─── Task data
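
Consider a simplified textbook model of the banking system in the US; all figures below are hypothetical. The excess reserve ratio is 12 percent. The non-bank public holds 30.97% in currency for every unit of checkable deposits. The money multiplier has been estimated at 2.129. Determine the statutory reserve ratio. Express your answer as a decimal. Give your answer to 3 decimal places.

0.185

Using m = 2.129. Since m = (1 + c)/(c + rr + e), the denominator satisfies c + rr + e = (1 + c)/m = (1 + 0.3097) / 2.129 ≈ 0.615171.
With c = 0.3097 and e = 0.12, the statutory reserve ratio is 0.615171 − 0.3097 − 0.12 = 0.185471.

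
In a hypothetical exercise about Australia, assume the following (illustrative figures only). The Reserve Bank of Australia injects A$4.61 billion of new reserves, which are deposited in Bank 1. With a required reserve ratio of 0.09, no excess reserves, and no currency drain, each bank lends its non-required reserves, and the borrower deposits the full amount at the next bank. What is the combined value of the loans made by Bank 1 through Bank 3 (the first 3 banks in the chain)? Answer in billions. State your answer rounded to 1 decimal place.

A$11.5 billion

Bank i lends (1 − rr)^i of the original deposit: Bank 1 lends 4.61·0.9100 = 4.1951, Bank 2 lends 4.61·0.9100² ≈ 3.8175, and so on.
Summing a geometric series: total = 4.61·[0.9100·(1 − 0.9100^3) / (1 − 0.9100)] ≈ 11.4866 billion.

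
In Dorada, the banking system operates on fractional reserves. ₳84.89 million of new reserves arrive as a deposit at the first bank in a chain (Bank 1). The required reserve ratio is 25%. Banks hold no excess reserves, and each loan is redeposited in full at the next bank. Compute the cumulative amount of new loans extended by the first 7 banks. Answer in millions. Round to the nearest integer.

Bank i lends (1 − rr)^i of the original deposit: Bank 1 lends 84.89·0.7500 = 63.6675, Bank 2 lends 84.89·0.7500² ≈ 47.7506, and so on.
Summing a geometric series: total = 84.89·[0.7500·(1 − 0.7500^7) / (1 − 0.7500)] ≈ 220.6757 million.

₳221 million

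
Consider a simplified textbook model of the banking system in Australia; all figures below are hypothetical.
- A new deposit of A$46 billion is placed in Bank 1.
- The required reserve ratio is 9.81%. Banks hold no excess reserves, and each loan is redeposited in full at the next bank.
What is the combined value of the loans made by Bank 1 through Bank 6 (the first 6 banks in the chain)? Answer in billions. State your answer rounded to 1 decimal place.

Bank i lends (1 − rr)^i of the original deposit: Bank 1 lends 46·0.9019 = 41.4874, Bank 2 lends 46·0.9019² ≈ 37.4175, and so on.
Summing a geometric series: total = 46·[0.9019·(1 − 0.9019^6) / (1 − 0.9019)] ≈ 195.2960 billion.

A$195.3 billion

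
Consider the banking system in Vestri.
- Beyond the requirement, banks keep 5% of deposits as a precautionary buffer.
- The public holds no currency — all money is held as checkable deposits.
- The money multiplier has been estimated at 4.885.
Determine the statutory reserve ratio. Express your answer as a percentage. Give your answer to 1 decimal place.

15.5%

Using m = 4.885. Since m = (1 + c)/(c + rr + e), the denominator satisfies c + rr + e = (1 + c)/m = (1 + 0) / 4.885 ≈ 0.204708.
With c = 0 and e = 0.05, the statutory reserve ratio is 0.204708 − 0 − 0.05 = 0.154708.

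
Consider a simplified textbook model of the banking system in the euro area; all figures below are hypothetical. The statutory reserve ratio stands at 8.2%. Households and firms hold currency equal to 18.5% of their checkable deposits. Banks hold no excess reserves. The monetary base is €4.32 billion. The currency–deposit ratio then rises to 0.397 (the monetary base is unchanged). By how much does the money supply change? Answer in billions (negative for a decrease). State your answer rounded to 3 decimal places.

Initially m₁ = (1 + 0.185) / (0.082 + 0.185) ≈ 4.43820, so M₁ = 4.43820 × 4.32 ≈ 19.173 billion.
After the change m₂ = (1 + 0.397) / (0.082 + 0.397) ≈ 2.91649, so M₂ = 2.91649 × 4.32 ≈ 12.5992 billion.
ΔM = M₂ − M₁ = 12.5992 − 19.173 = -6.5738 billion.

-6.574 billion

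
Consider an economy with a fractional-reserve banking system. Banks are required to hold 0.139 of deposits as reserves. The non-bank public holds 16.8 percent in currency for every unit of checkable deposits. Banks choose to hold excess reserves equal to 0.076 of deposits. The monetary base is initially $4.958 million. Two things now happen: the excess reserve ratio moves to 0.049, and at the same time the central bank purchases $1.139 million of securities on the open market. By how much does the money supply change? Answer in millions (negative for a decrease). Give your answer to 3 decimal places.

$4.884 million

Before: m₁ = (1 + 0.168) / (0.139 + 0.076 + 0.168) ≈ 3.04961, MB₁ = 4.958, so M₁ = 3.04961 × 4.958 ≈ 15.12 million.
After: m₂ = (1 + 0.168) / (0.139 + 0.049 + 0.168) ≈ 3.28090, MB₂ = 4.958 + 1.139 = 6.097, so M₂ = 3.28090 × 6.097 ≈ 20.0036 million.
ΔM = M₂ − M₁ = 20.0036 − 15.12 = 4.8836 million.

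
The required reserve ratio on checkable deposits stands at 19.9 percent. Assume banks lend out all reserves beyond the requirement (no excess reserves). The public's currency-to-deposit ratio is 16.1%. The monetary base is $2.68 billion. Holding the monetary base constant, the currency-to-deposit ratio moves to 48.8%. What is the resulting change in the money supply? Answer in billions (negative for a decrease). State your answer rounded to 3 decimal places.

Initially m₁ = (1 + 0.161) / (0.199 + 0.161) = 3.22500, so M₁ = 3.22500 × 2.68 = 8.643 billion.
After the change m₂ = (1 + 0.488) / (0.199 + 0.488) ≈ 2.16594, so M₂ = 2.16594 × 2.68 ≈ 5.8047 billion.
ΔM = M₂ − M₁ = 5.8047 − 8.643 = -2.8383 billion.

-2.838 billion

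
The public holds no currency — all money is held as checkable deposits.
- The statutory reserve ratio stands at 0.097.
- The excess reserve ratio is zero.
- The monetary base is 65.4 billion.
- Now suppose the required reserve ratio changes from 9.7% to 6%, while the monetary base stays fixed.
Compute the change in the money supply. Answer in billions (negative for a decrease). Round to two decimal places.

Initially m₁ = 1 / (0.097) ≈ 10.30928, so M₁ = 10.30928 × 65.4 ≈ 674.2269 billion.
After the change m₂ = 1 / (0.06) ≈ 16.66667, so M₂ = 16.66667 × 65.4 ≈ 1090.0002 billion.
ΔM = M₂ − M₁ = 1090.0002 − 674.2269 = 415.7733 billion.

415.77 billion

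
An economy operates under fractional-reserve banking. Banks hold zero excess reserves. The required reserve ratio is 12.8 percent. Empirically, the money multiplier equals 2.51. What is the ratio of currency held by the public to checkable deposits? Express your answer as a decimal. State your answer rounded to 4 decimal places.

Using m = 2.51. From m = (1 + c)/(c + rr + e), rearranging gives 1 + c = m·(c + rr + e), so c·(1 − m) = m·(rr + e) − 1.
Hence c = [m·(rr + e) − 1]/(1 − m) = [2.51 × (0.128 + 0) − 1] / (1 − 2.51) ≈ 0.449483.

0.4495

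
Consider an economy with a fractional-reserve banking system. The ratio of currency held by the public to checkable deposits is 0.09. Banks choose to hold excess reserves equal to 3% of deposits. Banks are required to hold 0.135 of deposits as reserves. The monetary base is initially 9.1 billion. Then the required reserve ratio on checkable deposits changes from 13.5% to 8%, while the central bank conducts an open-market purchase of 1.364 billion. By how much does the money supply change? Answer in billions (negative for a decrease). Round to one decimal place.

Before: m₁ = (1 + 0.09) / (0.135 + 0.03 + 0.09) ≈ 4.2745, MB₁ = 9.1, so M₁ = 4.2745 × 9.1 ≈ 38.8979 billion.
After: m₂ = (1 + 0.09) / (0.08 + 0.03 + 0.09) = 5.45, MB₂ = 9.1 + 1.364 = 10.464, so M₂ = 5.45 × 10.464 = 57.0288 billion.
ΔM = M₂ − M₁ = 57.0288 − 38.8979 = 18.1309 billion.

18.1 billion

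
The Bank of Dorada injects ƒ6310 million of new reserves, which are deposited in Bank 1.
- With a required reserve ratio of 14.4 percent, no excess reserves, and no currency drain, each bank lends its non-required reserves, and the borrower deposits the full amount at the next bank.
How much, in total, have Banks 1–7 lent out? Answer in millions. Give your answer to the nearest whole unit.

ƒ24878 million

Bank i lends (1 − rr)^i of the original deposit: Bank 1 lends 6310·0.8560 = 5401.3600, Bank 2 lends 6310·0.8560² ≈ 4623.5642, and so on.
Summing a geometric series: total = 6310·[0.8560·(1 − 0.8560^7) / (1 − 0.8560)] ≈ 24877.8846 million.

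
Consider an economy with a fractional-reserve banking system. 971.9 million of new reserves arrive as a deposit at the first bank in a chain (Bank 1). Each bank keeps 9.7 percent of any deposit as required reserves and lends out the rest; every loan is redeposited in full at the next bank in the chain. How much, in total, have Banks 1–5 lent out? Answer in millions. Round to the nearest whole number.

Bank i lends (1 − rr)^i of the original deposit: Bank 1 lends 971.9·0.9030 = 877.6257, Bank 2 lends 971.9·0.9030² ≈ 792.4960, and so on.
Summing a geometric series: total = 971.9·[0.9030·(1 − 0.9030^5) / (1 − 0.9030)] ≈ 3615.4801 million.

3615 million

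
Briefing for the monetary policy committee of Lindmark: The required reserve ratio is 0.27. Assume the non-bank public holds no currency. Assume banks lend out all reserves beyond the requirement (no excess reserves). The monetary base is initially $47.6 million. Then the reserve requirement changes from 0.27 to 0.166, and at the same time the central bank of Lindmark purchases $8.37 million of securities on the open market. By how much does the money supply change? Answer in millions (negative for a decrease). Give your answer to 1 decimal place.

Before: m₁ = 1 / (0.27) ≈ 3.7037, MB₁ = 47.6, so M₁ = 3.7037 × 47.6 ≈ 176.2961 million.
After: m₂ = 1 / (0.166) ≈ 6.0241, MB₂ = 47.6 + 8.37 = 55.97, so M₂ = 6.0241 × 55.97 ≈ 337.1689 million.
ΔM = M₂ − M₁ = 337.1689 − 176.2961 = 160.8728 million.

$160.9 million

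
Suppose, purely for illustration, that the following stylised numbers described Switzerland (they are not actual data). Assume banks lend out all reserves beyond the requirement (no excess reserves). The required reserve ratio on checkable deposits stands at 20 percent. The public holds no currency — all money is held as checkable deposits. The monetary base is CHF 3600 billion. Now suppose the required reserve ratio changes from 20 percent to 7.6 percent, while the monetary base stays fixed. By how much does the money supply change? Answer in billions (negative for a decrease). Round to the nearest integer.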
──────
◆ Work task
Throughout the data above, copy all lines where the word "stays" is found.

◆ Task solution
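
- Now suppose the required reserve ratio changes from 9.7% to 6%, while the monetary base stays fixed.
Suppose, purely for illustration, that the following stylised numbers described Switzerland (they are not actual data). Assume banks lend out all reserves beyond the requirement (no excess reserves). The required reserve ratio on checkable deposits stands at 20 percent. The public holds no currency — all money is held as checkable deposits. The monetary base is CHF 3600 billion. Now suppose the required reserve ratio changes from 20 percent to 7.6 percent, while the monetary base stays fixed. By how much does the money supply change? Answer in billions (negative for a decrease). Round to the nearest integer.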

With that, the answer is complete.